• [INSTRUCTIONS FOR THE TASK]
Return, word for word, only the lines of the data below that lie between the line with "In Rizepe, syllables" and the line with "Consonants outside the", those two lines included.

━━━━━ RECORDED DATA ━━━━━

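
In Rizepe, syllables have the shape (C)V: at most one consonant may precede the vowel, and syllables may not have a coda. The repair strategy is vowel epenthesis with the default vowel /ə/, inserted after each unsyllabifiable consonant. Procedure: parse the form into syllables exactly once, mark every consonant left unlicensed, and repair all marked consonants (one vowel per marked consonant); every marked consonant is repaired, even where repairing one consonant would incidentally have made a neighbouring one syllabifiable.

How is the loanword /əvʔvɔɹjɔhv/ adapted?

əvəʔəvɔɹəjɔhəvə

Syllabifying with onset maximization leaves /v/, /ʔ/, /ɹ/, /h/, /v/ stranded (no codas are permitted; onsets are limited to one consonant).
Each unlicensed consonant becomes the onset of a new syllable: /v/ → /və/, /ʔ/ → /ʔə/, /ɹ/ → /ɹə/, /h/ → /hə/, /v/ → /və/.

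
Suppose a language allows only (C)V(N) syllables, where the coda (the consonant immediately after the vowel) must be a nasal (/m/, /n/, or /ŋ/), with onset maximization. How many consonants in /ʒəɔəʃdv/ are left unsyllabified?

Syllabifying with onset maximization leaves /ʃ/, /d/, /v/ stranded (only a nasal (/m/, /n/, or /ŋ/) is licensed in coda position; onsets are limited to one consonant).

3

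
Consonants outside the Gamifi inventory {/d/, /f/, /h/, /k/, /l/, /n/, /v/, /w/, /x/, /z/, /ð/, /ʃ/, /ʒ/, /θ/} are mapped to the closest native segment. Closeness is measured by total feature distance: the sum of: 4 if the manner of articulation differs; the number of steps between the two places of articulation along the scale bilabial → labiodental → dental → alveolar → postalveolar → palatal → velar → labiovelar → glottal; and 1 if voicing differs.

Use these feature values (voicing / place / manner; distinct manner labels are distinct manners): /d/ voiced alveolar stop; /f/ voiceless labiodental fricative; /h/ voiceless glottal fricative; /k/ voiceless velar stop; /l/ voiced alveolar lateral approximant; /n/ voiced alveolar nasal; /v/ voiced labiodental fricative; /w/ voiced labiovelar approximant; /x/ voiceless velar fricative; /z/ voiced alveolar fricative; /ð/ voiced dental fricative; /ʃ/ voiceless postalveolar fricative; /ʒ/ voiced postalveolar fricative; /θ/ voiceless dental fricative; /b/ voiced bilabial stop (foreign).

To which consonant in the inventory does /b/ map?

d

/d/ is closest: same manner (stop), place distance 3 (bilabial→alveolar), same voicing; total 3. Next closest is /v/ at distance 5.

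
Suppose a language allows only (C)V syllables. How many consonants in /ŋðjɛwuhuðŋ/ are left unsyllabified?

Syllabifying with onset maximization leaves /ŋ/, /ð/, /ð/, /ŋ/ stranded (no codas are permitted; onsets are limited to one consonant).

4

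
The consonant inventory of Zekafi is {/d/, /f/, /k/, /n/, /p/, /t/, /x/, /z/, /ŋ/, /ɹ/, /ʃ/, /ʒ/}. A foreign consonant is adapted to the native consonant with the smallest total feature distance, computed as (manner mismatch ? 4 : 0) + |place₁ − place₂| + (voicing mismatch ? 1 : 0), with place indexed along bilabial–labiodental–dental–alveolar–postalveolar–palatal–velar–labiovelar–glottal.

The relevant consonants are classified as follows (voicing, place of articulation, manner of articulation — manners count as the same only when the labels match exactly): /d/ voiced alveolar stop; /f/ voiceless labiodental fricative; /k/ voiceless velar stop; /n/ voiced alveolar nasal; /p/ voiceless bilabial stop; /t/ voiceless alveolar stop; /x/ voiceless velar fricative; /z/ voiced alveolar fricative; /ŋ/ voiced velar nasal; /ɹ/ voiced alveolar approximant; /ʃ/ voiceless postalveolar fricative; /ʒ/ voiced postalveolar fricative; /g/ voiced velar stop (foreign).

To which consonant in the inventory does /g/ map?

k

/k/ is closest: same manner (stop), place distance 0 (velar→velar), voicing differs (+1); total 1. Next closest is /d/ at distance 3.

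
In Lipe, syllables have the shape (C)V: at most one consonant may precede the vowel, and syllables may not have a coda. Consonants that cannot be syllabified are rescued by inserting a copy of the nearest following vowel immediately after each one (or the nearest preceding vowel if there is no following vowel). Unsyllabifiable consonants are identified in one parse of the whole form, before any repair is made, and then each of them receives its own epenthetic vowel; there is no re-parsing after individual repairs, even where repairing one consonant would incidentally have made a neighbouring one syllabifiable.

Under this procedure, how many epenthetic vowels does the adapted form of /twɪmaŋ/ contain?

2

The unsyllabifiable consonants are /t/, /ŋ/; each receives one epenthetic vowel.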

━━━━━
━━━━━ RECORDED DATA ━━━━━

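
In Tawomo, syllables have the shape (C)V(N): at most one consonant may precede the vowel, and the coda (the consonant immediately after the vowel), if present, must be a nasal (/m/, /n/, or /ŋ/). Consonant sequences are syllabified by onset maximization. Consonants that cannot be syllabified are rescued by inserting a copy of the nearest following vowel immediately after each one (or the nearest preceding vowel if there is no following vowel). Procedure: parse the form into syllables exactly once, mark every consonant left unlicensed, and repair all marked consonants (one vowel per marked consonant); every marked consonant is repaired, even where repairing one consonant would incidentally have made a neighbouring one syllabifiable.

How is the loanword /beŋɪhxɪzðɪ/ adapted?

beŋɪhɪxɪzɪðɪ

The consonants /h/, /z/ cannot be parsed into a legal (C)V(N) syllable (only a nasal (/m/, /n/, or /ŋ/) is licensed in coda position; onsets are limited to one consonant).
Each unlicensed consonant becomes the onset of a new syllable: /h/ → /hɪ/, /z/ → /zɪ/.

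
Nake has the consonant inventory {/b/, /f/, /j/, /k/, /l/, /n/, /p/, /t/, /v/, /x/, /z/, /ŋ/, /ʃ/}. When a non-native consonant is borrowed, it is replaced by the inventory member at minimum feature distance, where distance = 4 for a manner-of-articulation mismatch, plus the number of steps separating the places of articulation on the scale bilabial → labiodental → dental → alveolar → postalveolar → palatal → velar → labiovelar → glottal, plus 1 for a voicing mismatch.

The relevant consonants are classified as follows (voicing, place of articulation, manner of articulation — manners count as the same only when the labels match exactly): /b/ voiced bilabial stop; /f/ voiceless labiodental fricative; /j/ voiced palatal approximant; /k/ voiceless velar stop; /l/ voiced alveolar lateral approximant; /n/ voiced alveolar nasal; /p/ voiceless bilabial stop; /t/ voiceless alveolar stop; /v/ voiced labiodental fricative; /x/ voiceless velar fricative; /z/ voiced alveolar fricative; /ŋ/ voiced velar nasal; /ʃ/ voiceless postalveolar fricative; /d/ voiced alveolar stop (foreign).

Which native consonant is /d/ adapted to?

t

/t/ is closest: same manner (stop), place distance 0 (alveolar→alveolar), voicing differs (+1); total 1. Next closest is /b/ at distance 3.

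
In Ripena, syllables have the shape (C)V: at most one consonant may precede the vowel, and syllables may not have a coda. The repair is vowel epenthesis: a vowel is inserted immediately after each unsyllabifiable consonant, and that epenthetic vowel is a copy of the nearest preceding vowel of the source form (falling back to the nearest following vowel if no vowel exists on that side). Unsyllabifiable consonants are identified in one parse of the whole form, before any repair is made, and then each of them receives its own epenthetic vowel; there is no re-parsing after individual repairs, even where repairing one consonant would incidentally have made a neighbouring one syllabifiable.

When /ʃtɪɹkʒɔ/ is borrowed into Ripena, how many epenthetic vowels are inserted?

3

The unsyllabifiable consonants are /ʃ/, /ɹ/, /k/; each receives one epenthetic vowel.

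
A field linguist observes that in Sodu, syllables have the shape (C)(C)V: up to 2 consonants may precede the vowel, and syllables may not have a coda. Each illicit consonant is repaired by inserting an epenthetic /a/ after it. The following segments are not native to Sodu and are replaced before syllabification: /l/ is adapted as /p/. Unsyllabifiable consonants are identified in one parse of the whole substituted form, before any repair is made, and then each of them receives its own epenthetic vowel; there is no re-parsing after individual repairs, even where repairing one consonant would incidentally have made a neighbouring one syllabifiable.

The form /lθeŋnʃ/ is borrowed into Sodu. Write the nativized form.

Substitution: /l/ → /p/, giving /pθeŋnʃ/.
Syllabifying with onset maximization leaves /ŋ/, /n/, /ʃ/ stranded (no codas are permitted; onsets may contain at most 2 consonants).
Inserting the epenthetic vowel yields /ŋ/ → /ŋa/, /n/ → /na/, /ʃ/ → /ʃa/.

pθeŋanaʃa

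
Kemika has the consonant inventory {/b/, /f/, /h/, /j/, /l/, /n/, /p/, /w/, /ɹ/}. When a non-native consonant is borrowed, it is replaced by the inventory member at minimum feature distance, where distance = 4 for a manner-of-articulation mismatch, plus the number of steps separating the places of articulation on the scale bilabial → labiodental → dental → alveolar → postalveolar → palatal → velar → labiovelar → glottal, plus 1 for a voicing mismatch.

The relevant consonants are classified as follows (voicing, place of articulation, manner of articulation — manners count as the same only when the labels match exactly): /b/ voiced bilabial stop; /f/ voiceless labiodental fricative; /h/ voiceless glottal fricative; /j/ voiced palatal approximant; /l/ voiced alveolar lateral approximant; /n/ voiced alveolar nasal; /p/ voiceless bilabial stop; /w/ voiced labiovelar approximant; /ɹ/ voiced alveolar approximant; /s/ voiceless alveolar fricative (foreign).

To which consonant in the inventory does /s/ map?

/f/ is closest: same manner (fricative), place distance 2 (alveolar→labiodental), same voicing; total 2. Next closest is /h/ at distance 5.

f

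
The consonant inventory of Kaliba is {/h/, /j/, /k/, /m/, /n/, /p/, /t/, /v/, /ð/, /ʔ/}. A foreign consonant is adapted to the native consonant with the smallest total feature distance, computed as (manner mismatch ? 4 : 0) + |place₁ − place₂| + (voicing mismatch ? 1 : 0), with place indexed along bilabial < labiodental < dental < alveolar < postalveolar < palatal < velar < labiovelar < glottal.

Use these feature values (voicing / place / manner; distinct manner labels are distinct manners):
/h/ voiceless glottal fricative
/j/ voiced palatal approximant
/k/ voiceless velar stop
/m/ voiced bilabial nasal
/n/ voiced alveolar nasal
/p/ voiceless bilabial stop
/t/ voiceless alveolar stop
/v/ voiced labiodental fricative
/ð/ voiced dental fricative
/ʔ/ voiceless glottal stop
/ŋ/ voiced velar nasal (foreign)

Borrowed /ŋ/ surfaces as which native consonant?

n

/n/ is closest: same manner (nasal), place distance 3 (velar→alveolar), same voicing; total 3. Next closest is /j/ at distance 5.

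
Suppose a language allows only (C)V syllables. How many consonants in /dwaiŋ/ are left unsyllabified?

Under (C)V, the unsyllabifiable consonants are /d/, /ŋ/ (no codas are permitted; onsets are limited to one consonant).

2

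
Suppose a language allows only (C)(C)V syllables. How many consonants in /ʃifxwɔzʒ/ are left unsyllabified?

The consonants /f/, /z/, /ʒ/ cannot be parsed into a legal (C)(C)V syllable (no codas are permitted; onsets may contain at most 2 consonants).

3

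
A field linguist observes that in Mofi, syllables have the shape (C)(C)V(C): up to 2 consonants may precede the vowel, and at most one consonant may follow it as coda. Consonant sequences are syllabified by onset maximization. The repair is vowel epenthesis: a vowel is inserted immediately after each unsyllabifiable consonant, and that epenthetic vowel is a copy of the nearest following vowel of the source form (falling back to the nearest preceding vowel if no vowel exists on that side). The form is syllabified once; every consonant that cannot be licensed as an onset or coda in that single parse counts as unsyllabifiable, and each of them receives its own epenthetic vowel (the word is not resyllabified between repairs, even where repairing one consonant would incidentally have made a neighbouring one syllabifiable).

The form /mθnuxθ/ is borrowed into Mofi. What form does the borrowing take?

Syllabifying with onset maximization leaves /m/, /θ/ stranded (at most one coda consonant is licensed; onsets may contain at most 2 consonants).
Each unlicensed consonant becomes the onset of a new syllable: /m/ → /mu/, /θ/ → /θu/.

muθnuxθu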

━━━━━

• [EXPECTED ANSWER]
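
In Rizepe, syllables have the shape (C)V: at most one consonant may precede the vowel, and syllables may not have a coda. The repair strategy is vowel epenthesis with the default vowel /ə/, inserted after each unsyllabifiable consonant. Procedure: parse the form into syllables exactly once, mark every consonant left unlicensed, and repair all marked consonants (one vowel per marked consonant); every marked consonant is repaired, even where repairing one consonant would incidentally have made a neighbouring one syllabifiable.

How is the loanword /əvʔvɔɹjɔhv/ adapted?

əvəʔəvɔɹəjɔhəvə

Syllabifying with onset maximization leaves /v/, /ʔ/, /ɹ/, /h/, /v/ stranded (no codas are permitted; onsets are limited to one consonant).
Each unlicensed consonant becomes the onset of a new syllable: /v/ → /və/, /ʔ/ → /ʔə/, /ɹ/ → /ɹə/, /h/ → /hə/, /v/ → /və/.

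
Suppose a language allows only (C)V(N) syllables, where the coda (the consonant immediately after the vowel) must be a nasal (/m/, /n/, or /ŋ/), with onset maximization. How many consonants in /ʒəɔəʃdv/ are left unsyllabified?

Syllabifying with onset maximization leaves /ʃ/, /d/, /v/ stranded (only a nasal (/m/, /n/, or /ŋ/) is licensed in coda position; onsets are limited to one consonant).

3

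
Consonants outside the Gamifi inventory {/d/, /f/, /h/, /k/, /l/, /n/, /v/, /w/, /x/, /z/, /ð/, /ʃ/, /ʒ/, /θ/} are mapped to the closest native segment. Closeness is measured by total feature distance: the sum of: 4 if the manner of articulation differs; the number of steps between the two places of articulation along the scale bilabial → labiodental → dental → alveolar → postalveolar → palatal → velar → labiovelar → glottal; and 1 if voicing differs.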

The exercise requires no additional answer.